[Records for the task]:
──────
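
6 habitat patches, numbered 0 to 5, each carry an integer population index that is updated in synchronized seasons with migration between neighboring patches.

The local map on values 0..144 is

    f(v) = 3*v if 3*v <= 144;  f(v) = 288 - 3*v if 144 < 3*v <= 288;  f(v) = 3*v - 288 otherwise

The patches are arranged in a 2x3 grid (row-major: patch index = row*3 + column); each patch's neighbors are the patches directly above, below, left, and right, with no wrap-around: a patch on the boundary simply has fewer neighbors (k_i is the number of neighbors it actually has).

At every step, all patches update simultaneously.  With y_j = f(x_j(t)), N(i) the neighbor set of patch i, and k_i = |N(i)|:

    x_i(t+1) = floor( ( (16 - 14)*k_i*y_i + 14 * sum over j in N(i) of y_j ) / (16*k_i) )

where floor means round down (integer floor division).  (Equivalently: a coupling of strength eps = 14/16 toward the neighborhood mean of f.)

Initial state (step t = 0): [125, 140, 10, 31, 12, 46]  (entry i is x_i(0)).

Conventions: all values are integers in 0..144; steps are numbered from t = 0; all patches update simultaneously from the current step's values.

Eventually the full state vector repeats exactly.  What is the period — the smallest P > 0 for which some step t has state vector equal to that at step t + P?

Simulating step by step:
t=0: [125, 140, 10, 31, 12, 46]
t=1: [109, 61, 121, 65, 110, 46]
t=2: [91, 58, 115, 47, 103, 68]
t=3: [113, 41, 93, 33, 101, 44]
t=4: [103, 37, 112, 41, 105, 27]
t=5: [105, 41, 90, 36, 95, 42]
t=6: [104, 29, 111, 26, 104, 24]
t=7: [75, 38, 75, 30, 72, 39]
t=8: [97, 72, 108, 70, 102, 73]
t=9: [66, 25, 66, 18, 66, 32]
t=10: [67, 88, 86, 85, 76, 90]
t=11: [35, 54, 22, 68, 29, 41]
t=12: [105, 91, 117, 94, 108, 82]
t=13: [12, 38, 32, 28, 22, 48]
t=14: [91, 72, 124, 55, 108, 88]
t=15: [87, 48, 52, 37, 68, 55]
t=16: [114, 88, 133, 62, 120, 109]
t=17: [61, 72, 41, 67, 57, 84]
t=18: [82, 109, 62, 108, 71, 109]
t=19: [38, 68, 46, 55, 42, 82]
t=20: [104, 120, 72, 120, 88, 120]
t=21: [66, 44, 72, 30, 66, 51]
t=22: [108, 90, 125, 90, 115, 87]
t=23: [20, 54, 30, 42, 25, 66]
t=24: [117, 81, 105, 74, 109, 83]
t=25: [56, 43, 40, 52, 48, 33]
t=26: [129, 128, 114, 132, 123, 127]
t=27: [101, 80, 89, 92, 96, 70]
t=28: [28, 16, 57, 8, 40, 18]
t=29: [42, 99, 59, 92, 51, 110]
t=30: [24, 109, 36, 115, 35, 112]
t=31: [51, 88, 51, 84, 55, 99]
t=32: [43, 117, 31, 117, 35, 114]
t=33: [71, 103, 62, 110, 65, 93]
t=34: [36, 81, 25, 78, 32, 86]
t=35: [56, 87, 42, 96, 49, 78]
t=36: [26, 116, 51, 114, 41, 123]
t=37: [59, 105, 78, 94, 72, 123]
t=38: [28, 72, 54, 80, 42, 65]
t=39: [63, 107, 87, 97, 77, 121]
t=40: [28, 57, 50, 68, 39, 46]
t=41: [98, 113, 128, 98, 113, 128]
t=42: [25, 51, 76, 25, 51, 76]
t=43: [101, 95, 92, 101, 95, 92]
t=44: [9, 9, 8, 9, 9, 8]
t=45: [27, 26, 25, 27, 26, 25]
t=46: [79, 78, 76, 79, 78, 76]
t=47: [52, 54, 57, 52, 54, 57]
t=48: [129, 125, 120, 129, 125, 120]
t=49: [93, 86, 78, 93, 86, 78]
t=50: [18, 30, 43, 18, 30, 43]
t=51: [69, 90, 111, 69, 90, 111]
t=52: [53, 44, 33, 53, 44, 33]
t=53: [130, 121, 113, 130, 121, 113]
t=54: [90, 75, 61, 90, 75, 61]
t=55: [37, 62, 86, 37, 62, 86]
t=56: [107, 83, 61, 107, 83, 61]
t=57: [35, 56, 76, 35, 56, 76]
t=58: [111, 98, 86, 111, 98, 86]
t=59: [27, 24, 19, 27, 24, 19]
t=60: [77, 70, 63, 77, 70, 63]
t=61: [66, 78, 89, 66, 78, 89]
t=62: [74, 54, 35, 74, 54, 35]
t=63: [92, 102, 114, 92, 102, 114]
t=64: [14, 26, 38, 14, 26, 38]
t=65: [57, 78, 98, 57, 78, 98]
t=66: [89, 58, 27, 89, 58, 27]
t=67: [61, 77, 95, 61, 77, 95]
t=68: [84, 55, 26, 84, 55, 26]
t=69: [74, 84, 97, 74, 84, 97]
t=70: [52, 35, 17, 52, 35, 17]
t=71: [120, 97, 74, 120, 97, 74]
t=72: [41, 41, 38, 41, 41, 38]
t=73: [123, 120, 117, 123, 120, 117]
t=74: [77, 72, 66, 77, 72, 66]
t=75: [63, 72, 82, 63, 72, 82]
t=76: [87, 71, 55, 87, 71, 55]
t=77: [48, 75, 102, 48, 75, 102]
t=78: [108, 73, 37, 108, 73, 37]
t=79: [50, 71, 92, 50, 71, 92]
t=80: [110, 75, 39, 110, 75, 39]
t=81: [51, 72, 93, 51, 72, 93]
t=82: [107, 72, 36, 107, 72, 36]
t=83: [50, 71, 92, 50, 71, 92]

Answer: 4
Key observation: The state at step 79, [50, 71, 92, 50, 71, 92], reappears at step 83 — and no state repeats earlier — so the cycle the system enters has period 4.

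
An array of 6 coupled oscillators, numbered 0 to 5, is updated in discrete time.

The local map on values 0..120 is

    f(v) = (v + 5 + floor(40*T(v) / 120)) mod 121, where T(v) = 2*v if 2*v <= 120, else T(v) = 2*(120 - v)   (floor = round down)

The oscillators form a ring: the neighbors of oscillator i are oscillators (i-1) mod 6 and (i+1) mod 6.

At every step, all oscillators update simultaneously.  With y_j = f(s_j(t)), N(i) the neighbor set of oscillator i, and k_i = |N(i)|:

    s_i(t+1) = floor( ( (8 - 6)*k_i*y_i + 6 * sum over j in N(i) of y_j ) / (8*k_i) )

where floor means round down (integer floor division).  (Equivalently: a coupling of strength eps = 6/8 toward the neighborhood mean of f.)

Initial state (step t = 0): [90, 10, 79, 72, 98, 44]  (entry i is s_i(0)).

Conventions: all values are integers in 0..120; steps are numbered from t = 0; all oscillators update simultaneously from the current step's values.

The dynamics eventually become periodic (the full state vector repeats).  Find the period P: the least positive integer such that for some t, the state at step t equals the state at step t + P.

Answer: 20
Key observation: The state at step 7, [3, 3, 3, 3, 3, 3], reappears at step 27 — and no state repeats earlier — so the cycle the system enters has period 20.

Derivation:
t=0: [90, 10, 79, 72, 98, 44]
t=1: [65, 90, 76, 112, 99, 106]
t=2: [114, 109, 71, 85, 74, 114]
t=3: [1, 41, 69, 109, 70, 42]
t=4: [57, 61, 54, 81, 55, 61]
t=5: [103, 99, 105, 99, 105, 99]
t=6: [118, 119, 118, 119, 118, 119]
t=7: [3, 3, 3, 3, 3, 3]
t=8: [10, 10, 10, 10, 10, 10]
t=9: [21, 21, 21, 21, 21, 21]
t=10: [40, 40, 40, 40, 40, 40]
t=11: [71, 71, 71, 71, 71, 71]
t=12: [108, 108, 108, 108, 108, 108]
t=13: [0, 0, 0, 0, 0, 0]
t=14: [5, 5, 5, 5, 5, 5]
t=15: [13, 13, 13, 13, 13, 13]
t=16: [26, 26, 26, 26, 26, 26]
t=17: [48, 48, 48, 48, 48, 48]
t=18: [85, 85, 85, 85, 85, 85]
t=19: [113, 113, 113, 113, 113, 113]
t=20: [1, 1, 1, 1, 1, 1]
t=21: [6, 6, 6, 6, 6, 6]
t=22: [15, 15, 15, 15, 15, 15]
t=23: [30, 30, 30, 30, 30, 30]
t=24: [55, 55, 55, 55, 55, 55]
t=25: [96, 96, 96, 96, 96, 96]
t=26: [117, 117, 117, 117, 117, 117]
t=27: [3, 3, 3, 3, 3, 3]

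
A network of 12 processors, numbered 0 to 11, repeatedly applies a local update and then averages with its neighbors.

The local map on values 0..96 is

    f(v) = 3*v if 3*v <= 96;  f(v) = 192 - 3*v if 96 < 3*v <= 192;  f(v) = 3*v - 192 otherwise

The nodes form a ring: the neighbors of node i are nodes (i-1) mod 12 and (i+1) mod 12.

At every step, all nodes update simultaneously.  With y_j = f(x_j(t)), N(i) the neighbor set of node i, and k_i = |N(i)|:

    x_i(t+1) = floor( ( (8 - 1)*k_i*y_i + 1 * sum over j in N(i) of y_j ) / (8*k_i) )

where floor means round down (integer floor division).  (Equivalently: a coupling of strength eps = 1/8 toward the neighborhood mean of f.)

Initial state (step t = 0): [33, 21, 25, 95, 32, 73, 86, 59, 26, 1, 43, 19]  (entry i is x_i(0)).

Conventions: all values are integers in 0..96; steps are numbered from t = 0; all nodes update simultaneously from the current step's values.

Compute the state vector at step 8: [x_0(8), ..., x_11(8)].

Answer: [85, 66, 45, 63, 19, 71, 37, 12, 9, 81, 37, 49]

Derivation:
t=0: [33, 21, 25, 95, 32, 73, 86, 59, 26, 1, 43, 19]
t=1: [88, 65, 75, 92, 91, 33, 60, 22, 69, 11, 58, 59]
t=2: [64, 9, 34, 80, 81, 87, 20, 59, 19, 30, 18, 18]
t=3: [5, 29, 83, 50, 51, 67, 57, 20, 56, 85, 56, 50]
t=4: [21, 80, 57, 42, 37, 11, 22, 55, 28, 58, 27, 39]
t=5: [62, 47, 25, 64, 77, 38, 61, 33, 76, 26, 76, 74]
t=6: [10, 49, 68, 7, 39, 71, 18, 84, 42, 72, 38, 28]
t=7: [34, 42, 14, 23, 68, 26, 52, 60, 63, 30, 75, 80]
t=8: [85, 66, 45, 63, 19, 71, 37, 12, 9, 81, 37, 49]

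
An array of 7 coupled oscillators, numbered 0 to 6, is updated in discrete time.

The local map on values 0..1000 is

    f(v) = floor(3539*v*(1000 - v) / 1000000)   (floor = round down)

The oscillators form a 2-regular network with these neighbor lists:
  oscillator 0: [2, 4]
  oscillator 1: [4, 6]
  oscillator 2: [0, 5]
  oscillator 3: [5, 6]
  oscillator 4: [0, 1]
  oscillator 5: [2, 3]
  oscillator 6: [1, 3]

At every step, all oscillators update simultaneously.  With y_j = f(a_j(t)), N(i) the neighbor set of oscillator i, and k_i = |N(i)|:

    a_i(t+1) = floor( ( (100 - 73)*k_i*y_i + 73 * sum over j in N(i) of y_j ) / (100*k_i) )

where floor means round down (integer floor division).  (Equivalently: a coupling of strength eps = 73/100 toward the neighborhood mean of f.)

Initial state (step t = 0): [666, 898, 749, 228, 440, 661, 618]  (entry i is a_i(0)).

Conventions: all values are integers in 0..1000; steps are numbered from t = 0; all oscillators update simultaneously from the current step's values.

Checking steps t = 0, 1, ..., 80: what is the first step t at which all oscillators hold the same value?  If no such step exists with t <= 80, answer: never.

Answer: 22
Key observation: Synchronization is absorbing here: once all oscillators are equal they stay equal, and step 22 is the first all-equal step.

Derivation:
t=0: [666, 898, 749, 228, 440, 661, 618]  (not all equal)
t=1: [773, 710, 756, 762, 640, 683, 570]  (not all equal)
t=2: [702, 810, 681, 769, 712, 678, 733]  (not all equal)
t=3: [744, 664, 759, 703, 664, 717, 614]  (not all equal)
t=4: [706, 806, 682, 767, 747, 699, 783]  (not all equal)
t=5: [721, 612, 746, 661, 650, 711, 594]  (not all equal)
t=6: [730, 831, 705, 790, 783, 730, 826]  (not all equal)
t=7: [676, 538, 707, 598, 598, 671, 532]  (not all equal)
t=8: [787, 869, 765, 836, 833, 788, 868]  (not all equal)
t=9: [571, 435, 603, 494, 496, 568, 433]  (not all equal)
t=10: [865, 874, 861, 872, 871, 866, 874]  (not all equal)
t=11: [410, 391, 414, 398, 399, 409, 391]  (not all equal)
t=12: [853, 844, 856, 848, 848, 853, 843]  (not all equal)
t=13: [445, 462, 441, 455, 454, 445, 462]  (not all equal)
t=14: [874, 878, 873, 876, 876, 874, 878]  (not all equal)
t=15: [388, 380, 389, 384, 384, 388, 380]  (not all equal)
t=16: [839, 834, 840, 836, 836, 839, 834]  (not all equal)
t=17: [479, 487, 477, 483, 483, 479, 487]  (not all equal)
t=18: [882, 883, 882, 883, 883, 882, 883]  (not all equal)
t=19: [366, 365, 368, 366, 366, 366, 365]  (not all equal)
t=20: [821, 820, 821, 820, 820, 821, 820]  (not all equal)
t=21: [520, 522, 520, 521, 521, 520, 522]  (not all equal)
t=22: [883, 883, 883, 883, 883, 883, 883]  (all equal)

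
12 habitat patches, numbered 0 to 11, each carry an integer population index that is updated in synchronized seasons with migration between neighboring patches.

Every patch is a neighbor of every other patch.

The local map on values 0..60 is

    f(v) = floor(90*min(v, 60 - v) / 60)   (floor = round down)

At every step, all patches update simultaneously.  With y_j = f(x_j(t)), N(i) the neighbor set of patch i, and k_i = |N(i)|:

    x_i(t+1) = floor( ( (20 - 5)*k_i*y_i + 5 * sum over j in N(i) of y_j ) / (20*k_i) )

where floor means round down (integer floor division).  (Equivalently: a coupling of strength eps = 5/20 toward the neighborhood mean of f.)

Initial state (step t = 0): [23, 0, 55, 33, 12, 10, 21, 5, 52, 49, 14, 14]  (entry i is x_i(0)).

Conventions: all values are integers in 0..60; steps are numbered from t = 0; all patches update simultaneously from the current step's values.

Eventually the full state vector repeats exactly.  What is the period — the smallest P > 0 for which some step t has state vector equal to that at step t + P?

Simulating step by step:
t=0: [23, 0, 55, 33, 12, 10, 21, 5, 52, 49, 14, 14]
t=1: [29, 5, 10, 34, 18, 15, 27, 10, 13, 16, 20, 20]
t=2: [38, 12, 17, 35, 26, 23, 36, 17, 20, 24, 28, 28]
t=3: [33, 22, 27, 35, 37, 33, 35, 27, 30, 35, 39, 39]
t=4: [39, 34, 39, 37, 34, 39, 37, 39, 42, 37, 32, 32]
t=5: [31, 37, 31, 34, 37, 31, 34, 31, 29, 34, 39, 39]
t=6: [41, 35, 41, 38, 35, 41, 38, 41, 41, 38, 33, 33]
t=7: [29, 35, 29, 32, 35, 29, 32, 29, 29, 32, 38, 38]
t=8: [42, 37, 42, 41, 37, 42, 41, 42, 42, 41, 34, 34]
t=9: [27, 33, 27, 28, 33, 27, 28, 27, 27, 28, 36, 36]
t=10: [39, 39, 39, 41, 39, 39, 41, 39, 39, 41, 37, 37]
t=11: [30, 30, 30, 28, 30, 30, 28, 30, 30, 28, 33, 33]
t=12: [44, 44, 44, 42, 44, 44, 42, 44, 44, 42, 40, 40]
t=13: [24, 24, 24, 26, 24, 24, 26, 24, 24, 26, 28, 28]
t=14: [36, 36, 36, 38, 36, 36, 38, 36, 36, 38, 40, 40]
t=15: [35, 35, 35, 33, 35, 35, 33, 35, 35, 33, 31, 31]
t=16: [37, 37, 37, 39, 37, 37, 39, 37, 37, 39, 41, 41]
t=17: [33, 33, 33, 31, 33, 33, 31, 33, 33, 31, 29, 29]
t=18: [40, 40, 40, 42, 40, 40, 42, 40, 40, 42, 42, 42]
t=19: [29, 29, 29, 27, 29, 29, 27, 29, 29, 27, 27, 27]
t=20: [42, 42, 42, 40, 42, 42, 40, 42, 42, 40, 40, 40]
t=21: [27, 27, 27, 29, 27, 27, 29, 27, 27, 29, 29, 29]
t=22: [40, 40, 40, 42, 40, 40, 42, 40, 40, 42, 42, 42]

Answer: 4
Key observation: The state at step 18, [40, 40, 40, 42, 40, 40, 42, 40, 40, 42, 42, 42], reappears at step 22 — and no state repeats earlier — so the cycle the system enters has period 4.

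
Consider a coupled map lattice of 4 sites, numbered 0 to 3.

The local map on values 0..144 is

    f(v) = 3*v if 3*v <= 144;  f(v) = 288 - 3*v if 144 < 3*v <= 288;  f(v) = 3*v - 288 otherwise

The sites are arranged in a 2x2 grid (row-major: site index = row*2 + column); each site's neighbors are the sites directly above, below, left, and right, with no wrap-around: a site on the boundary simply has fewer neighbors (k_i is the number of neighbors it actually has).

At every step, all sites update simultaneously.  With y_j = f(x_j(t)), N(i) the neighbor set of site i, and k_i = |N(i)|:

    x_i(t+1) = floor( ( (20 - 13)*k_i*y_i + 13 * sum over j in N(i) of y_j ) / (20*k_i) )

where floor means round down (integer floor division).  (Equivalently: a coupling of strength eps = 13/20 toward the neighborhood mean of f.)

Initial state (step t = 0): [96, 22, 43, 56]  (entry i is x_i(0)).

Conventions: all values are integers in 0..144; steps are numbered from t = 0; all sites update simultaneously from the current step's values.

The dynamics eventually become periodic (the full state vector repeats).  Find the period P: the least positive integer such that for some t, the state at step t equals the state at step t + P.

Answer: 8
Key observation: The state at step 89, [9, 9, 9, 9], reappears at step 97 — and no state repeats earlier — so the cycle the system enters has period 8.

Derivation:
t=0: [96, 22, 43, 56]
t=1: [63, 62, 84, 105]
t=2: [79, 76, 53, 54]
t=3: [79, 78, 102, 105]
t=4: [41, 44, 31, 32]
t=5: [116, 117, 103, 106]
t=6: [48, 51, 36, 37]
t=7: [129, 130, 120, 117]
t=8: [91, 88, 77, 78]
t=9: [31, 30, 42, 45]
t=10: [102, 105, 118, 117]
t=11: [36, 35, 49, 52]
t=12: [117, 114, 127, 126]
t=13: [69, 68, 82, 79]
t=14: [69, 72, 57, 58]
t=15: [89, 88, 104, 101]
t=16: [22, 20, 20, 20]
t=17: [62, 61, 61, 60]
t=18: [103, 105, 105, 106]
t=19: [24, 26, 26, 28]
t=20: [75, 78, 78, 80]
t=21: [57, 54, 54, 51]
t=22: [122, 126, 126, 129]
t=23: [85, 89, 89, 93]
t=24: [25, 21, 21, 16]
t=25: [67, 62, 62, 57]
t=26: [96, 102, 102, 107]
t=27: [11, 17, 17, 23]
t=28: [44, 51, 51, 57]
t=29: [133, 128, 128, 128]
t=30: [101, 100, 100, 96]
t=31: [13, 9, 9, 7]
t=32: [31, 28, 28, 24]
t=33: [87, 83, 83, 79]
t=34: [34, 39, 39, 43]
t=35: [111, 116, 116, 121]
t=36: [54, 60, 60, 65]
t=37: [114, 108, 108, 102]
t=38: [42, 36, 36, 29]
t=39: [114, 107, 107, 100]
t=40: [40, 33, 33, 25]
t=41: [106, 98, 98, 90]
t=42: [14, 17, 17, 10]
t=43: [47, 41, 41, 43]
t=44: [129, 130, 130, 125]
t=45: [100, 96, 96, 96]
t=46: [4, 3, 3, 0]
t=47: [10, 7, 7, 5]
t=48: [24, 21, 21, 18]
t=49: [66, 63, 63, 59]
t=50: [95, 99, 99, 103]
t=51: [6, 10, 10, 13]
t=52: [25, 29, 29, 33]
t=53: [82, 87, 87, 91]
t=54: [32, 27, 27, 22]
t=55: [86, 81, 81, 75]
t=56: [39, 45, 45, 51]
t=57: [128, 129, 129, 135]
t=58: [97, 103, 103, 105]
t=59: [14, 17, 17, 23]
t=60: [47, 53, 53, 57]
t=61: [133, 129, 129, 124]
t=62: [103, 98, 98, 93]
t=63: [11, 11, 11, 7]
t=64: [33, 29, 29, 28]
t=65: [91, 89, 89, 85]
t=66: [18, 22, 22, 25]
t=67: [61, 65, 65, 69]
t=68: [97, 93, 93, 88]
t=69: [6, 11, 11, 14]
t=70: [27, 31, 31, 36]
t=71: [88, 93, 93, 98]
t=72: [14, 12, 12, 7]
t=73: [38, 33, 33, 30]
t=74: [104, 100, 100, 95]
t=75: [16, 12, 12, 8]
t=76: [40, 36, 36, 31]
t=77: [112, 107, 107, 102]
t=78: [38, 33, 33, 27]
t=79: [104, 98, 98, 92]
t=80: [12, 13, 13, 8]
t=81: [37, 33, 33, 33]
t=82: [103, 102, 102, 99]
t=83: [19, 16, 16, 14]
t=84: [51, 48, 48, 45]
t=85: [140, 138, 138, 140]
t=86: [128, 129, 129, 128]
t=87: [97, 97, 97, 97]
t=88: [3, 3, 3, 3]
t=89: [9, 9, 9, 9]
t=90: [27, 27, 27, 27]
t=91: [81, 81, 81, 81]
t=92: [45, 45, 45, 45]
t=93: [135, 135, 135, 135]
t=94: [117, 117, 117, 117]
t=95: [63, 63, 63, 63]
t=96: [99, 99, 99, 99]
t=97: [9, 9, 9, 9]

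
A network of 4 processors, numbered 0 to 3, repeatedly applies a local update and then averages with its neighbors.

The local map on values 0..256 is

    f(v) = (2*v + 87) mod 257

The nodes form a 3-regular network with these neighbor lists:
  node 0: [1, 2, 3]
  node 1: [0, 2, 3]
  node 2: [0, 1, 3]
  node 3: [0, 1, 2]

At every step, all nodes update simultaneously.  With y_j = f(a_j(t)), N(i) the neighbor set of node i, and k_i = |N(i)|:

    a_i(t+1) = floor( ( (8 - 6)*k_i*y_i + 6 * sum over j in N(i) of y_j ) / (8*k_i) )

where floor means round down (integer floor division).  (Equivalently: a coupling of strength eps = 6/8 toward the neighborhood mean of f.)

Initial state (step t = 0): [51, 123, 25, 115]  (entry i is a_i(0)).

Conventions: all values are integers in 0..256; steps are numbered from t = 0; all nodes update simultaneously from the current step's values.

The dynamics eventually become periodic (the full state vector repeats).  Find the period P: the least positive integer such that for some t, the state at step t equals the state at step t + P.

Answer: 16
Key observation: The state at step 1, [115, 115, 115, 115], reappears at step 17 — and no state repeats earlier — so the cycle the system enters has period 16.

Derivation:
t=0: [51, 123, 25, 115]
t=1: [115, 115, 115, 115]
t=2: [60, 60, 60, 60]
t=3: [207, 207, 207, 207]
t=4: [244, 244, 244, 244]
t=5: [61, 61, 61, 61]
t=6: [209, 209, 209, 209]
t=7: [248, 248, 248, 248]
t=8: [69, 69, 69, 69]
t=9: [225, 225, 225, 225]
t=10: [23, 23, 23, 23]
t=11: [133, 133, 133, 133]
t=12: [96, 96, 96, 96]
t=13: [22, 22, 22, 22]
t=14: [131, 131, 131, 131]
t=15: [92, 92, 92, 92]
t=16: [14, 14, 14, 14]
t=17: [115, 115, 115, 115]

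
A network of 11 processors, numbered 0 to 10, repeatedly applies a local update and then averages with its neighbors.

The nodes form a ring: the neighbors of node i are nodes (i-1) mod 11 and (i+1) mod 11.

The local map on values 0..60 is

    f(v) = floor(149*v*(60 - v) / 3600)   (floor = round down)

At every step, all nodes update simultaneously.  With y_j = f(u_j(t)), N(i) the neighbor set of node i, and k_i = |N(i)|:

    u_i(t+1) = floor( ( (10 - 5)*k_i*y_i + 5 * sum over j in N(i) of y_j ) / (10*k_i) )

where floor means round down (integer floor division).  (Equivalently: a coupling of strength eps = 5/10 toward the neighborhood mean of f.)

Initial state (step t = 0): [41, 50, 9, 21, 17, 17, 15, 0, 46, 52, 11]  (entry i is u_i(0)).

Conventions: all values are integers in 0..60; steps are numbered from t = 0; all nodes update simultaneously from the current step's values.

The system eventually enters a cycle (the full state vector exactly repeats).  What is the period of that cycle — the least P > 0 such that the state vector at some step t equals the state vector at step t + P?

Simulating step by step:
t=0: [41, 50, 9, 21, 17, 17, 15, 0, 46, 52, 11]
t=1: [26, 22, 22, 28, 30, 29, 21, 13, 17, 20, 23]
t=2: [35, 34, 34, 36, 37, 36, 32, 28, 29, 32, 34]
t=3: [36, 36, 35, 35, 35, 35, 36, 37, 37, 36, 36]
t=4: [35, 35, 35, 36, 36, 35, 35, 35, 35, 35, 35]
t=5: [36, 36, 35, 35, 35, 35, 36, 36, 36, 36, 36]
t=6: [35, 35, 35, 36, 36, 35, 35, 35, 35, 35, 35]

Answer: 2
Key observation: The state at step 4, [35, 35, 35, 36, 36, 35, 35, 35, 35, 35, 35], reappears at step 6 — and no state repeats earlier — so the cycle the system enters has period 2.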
──────
[What needs to be done]: Above are the records. Copy the lines beginning at the one that has "The local map on values 0..1000 is" and ending with the one that has "Conventions: all values are integers in 0..1000;", unchanged.

[Reply to the task]:
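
The local map on values 0..1000 is

    f(v) = floor(3539*v*(1000 - v) / 1000000)   (floor = round down)

The oscillators form a 2-regular network with these neighbor lists:
  oscillator 0: [2, 4]
  oscillator 1: [4, 6]
  oscillator 2: [0, 5]
  oscillator 3: [5, 6]
  oscillator 4: [0, 1]
  oscillator 5: [2, 3]
  oscillator 6: [1, 3]

At every step, all oscillators update simultaneously.  With y_j = f(a_j(t)), N(i) the neighbor set of oscillator i, and k_i = |N(i)|:

    a_i(t+1) = floor( ( (100 - 73)*k_i*y_i + 73 * sum over j in N(i) of y_j ) / (100*k_i) )

where floor means round down (integer floor division).  (Equivalently: a coupling of strength eps = 73/100 toward the neighborhood mean of f.)

Initial state (step t = 0): [666, 898, 749, 228, 440, 661, 618]  (entry i is a_i(0)).

Conventions: all values are integers in 0..1000; steps are numbered from t = 0; all oscillators update simultaneously from the current step's values.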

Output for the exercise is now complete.